[Stored data entries]
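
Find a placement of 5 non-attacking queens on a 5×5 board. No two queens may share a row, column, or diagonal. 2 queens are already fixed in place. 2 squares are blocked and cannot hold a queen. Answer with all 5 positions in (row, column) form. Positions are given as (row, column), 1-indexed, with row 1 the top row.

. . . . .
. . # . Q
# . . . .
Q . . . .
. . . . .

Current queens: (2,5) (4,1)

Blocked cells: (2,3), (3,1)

(1,2) (2,5) (3,3) (4,1) (5,4)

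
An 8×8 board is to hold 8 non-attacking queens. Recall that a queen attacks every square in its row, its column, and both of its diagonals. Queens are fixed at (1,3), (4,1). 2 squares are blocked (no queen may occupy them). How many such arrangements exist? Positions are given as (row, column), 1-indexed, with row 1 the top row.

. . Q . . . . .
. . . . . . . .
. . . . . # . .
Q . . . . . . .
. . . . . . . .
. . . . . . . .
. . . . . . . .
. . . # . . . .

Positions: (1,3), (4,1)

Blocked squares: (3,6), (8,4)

3

Branch on row 2: col 5 → 1; col 6 → 2; col 7 → 0; col 8 → 0.
Sum: 1 + 2 + 0 + 0 = 3.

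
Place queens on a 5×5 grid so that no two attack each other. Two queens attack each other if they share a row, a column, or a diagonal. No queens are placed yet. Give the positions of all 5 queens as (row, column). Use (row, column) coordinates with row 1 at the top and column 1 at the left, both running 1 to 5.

(1,2) (2,5) (3,3) (4,1) (5,4)

Row 1: Safe: 1, 2, 3, 4, 5. Place at column 2.
Row 2: attacked by (1,2)→{1,2,3}. Safe: 4, 5. Place at column 5.
Row 3: attacked by (1,2)→{2,4}; (2,5)→{4,5}. Safe: 1, 3. Place at column 3.
Row 4: attacked by (1,2)→{2,5}; (2,5)→{3,5}; (3,3)→{2,3,4}. Safe: 1. Place at column 1.
Row 5: attacked by (1,2)→{2}; (2,5)→{2,5}; (3,3)→{1,3,5}; (4,1)→{1,2}. Safe: 4. Place at column 4.
Columns [2, 5, 3, 1, 4], r−c [-1, -3, 0, 3, 1], r+c [3, 7, 6, 5, 9] are all distinct, so no two queens attack.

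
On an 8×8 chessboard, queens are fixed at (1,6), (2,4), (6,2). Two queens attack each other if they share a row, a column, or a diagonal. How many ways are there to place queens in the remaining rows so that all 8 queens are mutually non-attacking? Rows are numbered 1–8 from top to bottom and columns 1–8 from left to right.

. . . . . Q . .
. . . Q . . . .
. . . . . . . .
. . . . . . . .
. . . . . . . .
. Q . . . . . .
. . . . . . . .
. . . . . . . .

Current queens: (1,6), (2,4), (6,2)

2

Branch on row 3: col 1 → 1; col 7 → 1.
Sum: 1 + 1 = 2.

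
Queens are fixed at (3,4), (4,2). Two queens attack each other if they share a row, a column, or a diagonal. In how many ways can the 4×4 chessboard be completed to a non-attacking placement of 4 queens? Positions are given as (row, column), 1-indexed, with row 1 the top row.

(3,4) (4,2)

1

Branch on row 1: col 1 → 0; col 3 → 1.
Sum: 0 + 1 = 1.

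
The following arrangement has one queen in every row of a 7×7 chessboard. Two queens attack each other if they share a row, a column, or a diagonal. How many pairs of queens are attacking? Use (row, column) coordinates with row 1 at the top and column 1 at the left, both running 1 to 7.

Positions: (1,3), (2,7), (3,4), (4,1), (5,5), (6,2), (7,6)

0

All columns are distinct and no two queens satisfy |Δrow| = |Δcol|, so no pair attacks.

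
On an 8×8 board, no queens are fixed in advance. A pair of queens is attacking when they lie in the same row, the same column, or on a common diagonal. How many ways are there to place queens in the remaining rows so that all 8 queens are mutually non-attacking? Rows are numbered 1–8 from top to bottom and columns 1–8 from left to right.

Branch on row 1: col 1 → 4; col 2 → 8; col 3 → 16; col 4 → 18; col 5 → 18; col 6 → 16; col 7 → 8; col 8 → 4.
Sum: 4 + 8 + 16 + 18 + 18 + 16 + 8 + 4 = 92.
(This is the classic 8-queens count.)

92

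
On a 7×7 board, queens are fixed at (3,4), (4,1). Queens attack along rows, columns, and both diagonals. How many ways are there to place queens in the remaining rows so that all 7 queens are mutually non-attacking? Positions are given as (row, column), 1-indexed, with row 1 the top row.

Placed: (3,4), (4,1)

1

Branch on row 1: col 3 → 1; col 5 → 0; col 7 → 0.
Sum: 1 + 0 + 0 = 1.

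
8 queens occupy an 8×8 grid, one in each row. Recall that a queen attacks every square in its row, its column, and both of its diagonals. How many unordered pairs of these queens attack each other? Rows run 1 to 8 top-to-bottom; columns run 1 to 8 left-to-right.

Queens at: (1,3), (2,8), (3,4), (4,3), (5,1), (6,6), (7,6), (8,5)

Same column: (1,3)–(4,3) (column 3); (6,6)–(7,6) (column 6).
Same diagonal: (3,4)–(4,3) (|3−4| = |4−3| = 1); (4,3)–(7,6) (|4−7| = |3−6| = 3); (7,6)–(8,5) (|7−8| = |6−5| = 1).
Total attacking pairs: 5.

5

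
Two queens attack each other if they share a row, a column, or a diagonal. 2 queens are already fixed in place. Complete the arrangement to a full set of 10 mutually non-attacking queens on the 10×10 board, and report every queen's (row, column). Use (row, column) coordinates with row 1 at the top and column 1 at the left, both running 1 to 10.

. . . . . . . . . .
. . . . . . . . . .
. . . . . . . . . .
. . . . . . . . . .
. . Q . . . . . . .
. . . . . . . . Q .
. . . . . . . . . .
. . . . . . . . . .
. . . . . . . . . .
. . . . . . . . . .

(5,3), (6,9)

(1,10) (2,4) (3,7) (4,1) (5,3) (6,9) (7,6) (8,8) (9,5) (10,2)

Row 1: attacked by (5,3)→{3,7}; (6,9)→{4,9}. Safe: 1, 2, 5, 6, 8, 10. Place at column 10.
Row 2: attacked by (1,10)→{9,10}; (5,3)→{3,6}; (6,9)→{5,9}. Safe: 1, 2, 4, 7, 8. Place at column 4.
Row 3: attacked by (1,10)→{8,10}; (2,4)→{3,4,5}; (5,3)→{1,3,5}; (6,9)→{6,9}. Safe: 2, 7. Place at column 7.
Row 4: attacked by (1,10)→{7,10}; (2,4)→{2,4,6}; (3,7)→{6,7,8}; (5,3)→{2,3,4}; (6,9)→{7,9}. Safe: 1, 5. Place at column 1.
Row 7: attacked by (1,10)→{4,10}; (2,4)→{4,9}; (3,7)→{3,7}; (4,1)→{1,4}; (5,3)→{1,3,5}; (6,9)→{8,9,10}. Safe: 2, 6. Place at column 6.
Row 8: attacked by (1,10)→{3,10}; (2,4)→{4,10}; (3,7)→{2,7}; (4,1)→{1,5}; (5,3)→{3,6}; (6,9)→{7,9}; (7,6)→{5,6,7}. Safe: 8. Place at column 8.
Row 9: attacked by (1,10)→{2,10}; (2,4)→{4}; (3,7)→{1,7}; (4,1)→{1,6}; (5,3)→{3,7}; (6,9)→{6,9}; (7,6)→{4,6,8}; (8,8)→{7,8,9}. Safe: 5. Place at column 5.
Row 10: attacked by (1,10)→{1,10}; (2,4)→{4}; (3,7)→{7}; (4,1)→{1,7}; (5,3)→{3,8}; (6,9)→{5,9}; (7,6)→{3,6,9}; (8,8)→{6,8,10}; (9,5)→{4,5,6}. Safe: 2. Place at column 2.
Columns [10, 4, 7, 1, 3, 9, 6, 8, 5, 2], r−c [-9, -2, -4, 3, 2, -3, 1, 0, 4, 8], r+c [11, 6, 10, 5, 8, 15, 13, 16, 14, 12] are all distinct, so no two queens attack.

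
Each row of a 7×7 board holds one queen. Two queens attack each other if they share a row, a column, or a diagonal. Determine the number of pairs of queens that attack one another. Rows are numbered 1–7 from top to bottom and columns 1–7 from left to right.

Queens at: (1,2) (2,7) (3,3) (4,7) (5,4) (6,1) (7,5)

Same column: (2,7)–(4,7) (column 7).
Same diagonal: (2,7)–(5,4) (|2−5| = |7−4| = 3).
Total attacking pairs: 2.

2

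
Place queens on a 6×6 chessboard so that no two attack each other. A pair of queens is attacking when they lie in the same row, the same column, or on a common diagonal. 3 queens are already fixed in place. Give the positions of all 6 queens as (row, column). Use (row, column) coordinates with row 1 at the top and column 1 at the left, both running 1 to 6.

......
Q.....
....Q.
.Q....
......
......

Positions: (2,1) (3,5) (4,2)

(1,4) (2,1) (3,5) (4,2) (5,6) (6,3)

Row 1: attacked by (2,1)→{1,2}; (3,5)→{3,5}; (4,2)→{2,5}. Safe: 4, 6. Place at column 4.
Row 5: attacked by (1,4)→{4}; (2,1)→{1,4}; (3,5)→{3,5}; (4,2)→{1,2,3}. Safe: 6. Place at column 6.
Row 6: attacked by (1,4)→{4}; (2,1)→{1,5}; (3,5)→{2,5}; (4,2)→{2,4}; (5,6)→{5,6}. Safe: 3. Place at column 3.
Columns [4, 1, 5, 2, 6, 3], r−c [-3, 1, -2, 2, -1, 3], r+c [5, 3, 8, 6, 11, 9] are all distinct, so no two queens attack.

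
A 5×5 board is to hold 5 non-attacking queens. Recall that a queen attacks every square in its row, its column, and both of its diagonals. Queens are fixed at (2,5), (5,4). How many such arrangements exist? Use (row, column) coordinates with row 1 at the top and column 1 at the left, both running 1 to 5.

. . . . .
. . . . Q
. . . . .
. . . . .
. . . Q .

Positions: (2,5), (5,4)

Branch on row 1: col 1 → 0; col 2 → 1; col 3 → 0.
Sum: 0 + 1 + 0 = 1.

1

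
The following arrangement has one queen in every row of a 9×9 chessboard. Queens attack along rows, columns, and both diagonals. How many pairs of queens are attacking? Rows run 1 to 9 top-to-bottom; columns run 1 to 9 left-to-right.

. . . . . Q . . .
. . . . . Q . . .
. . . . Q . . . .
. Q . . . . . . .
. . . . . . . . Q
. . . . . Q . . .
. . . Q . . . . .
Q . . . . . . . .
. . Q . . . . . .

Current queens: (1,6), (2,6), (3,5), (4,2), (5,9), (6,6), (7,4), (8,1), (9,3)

6

Same column: (1,6)–(2,6) (column 6); (1,6)–(6,6) (column 6); (2,6)–(6,6) (column 6).
Same diagonal: (2,6)–(3,5) (|2−3| = |6−5| = 1); (2,6)–(5,9) (|2−5| = |6−9| = 3); (6,6)–(9,3) (|6−9| = |6−3| = 3).
Total attacking pairs: 6.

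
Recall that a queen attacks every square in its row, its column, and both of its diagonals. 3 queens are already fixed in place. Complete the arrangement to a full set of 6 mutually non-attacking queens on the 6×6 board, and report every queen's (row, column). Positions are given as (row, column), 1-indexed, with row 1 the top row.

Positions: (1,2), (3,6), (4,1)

Row 2: attacked by (1,2)→{1,2,3}; (3,6)→{5,6}; (4,1)→{1,3}. Safe: 4. Place at column 4.
Row 5: attacked by (1,2)→{2,6}; (2,4)→{1,4}; (3,6)→{4,6}; (4,1)→{1,2}. Safe: 3, 5. Place at column 3.
Row 6: attacked by (1,2)→{2}; (2,4)→{4}; (3,6)→{3,6}; (4,1)→{1,3}; (5,3)→{2,3,4}. Safe: 5. Place at column 5.
Columns [2, 4, 6, 1, 3, 5], r−c [-1, -2, -3, 3, 2, 1], r+c [3, 6, 9, 5, 8, 11] are all distinct, so no two queens attack.

(1,2) (2,4) (3,6) (4,1) (5,3) (6,5)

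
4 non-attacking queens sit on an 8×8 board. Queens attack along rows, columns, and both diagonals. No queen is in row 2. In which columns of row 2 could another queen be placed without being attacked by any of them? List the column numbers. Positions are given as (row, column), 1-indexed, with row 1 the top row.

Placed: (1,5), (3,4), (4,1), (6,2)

(1,5) attacks row 2 at column 5 and diagonals 4, 6.
(3,4) attacks row 2 at column 4 and diagonals 3, 5.
(4,1) attacks row 2 at column 1 and diagonals 3.
(6,2) attacks row 2 at column 2 and diagonals 6.
Attacked columns: {1, 2, 3, 4, 5, 6}. Safe: {7, 8}.

columns 7, 8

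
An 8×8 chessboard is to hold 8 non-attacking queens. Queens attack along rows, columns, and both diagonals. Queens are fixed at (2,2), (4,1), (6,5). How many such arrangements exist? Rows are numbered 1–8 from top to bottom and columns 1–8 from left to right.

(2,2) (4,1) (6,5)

Branch on row 1: col 6 → 1; col 7 → 1; col 8 → 1.
Sum: 1 + 1 + 1 = 3.

3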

**WORK TO COMPLETE:**
Search the data for "them" and list every line in which it occurs.

**RESULT OF THIS TASK:**
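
An 8×8 board is to hold 8 non-attacking queens. Recall that a queen attacks every square in its row, its column, and both of its diagonals. Queens are fixed at (1,3), (4,1). 2 squares are blocked (no queen may occupy them). How many such arrangements exist? Positions are given as (row, column), 1-indexed, with row 1 the top row.
4 non-attacking queens sit on an 8×8 board. Queens attack along rows, columns, and both diagonals. No queen is in row 2. In which columns of row 2 could another queen be placed without being attacked by any of them? List the column numbers. Positions are given as (row, column), 1-indexed, with row 1 the top row.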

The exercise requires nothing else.